**Data supplied:**
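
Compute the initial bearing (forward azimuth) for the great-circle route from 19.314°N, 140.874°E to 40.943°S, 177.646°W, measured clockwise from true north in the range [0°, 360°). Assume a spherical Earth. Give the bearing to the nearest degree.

Δλ = -177.646 − 140.874 = -318.520°; wrapped into (−180°, 180°]: 41.480°.
θ = atan2( sin Δλ · cos φ₂ , cos φ₁ · sin φ₂ − sin φ₁ · cos φ₂ · cos Δλ )
  = atan2(0.50032, -0.80560) = 148.157° → normalised to [0°, 360°): 148.157°.

148°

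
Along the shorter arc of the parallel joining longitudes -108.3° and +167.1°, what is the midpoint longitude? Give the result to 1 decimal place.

-150.6°

Signed shortest Δλ from -108.3° to +167.1° is -84.6°.
Midpoint longitude = -108.3° + (-84.6°)/2 = -108.3° − 42.3° = -150.6°.
(The naïve average (-108.3 + +167.1)/2 = 29.4° is on the wrong side of the globe.)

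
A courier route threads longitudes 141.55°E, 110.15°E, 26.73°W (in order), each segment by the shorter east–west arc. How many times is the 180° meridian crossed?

0

Leg 1: +141.55° → +110.15°, shortest Δλ = -31.4° (west) — does not cross 180°.
Leg 2: +110.15° → -26.73°, shortest Δλ = -136.88° (west) — does not cross 180°.
Total crossings: 0.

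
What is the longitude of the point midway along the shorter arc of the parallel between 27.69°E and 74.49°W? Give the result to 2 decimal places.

Signed shortest Δλ from +27.69° to -74.49° is -102.18°.
Midpoint longitude = +27.69° + (-102.18°)/2 = +27.69° − 51.09° = -23.40°.

23.40°W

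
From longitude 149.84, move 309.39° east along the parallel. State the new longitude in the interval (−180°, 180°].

Start at +149.84°; shift +309.39° → +459.23°.
+459.23° lies outside (−180°, 180°]; subtract 360° → +99.23°.

+99.23°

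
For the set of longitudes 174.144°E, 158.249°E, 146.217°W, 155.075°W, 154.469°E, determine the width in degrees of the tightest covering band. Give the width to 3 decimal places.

59.314°

Sort the longitudes: -155.075°, -146.217°, +154.469°, +158.249°, +174.144°.
Eastward gaps between consecutive values (wrapping around): 8.858°, 300.686°, 3.780°, 15.895°, 30.781°.
Largest gap = 300.686° ⇒ minimal covering band is its complement: 360° − 300.686° = 59.314°.
Band runs from +154.469° eastward to -146.217°, crossing the antimeridian.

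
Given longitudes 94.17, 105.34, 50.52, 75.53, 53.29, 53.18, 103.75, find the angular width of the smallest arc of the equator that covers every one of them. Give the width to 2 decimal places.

54.82°

Sort the longitudes: +50.52°, +53.18°, +53.29°, +75.53°, +94.17°, +103.75°, +105.34°.
Eastward gaps between consecutive values (wrapping around): 2.66°, 0.11°, 22.24°, 18.64°, 9.58°, 1.59°, 305.18°.
Largest gap = 305.18° ⇒ minimal covering band is its complement: 360° − 305.18° = 54.82°.
Band runs from +50.52° eastward to +105.34°.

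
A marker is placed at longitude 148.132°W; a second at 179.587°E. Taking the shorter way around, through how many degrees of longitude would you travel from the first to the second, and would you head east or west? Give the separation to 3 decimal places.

32.281° west

Raw difference: 179.587 − -148.132 = 327.719°.
Normalise into (−180°, 180°]: 327.719° − 360° = -32.281°.
Negative ⇒ the second point lies to the west; separation 32.281°.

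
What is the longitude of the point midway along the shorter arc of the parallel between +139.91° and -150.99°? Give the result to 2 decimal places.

Signed shortest Δλ from +139.91° to -150.99° is +69.10°.
Midpoint longitude = +139.91° + (+69.10°)/2 = +139.91° + 34.55° = +174.46°.
(The naïve average (+139.91 + -150.99)/2 = -5.54° is on the wrong side of the globe.)

+174.46°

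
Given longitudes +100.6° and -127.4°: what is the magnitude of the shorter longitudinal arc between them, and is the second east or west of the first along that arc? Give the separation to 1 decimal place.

Raw difference: -127.4 − 100.6 = -228.0°.
Normalise into (−180°, 180°]: -228.0° + 360° = 132.0°.
Positive ⇒ the second point lies to the east; separation 132.0°.

132.0° east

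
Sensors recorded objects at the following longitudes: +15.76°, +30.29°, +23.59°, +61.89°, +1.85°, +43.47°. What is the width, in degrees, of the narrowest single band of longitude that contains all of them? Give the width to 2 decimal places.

60.04°

Sort the longitudes: +1.85°, +15.76°, +23.59°, +30.29°, +43.47°, +61.89°.
Eastward gaps between consecutive values (wrapping around): 13.91°, 7.83°, 6.70°, 13.18°, 18.42°, 299.96°.
Largest gap = 299.96° ⇒ minimal covering band is its complement: 360° − 299.96° = 60.04°.
Band runs from +1.85° eastward to +61.89°.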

**Required action:** Everything from the line with "Sensors recorded objects" to the last line of the entries above is to be retyped exactly. Include both ends.

**Exercise output:**
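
Sensors recorded objects at the following longitudes: +15.76°, +30.29°, +23.59°, +61.89°, +1.85°, +43.47°. What is the width, in degrees, of the narrowest single band of longitude that contains all of them? Give the width to 2 decimal places.

60.04°

Sort the longitudes: +1.85°, +15.76°, +23.59°, +30.29°, +43.47°, +61.89°.
Eastward gaps between consecutive values (wrapping around): 13.91°, 7.83°, 6.70°, 13.18°, 18.42°, 299.96°.
Largest gap = 299.96° ⇒ minimal covering band is its complement: 360° − 299.96° = 60.04°.
Band runs from +1.85° eastward to +61.89°.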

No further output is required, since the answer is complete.